What needs to be done.
Line for line, the listing below is to be transcribed exactly.

[[ Data for the task open ]]

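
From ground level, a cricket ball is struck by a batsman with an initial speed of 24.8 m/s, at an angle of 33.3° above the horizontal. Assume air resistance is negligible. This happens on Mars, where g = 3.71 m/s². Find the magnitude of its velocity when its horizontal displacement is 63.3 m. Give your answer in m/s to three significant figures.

Components: vₓ = 24.80 cos 33.3° = 20.73 m/s, v_y0 = 24.80 sin 33.3° = 13.62 m/s.
At x = 63.3 m, t = x/vₓ = 63.3/20.73 = 3.054 s.
Vertical velocity there: v_y = v_y0 − g t = 13.62 − 3.71 × 3.054 = 2.286 m/s.
Speed: √(vₓ² + v_y²) = √(20.73² + 2.286²) = 20.85 m/s.

20.9 m/s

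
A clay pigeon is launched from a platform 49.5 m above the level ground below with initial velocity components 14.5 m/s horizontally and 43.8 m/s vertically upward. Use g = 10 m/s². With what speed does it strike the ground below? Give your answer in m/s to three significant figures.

55.8 m/s

Vertical motion (up positive, ground at y = 0): 5.000 t² − (43.80) t − 49.5 = 0, so t = (43.80 + √(43.80² + 2·10.0·49.5)) / 10.0 = (43.80 + 53.93) / 10.0 = 9.773 s.
Vertical velocity at impact: v_y = v_y0 − g t = 43.80 − 10.0 × 9.773 = −53.93 m/s.
Speed: |v| = √(vₓ² + v_y²) = √(14.50² + 53.93²) = 55.85 m/s.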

[[ Data for the task closed ]]

The answer.
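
From ground level, a cricket ball is struck by a batsman with an initial speed of 24.8 m/s, at an angle of 33.3° above the horizontal. Assume air resistance is negligible. This happens on Mars, where g = 3.71 m/s². Find the magnitude of its velocity when its horizontal displacement is 63.3 m. Give your answer in m/s to three significant figures.

Components: vₓ = 24.80 cos 33.3° = 20.73 m/s, v_y0 = 24.80 sin 33.3° = 13.62 m/s.
At x = 63.3 m, t = x/vₓ = 63.3/20.73 = 3.054 s.
Vertical velocity there: v_y = v_y0 − g t = 13.62 − 3.71 × 3.054 = 2.286 m/s.
Speed: √(vₓ² + v_y²) = √(20.73² + 2.286²) = 20.85 m/s.

20.9 m/s

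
A clay pigeon is launched from a platform 49.5 m above the level ground below with initial velocity components 14.5 m/s horizontally and 43.8 m/s vertically upward. Use g = 10 m/s². With what speed does it strike the ground below? Give your answer in m/s to three significant figures.

55.8 m/s

Vertical motion (up positive, ground at y = 0): 5.000 t² − (43.80) t − 49.5 = 0, so t = (43.80 + √(43.80² + 2·10.0·49.5)) / 10.0 = (43.80 + 53.93) / 10.0 = 9.773 s.
Vertical velocity at impact: v_y = v_y0 − g t = 43.80 − 10.0 × 9.773 = −53.93 m/s.
Speed: |v| = √(vₓ² + v_y²) = √(14.50² + 53.93²) = 55.85 m/s.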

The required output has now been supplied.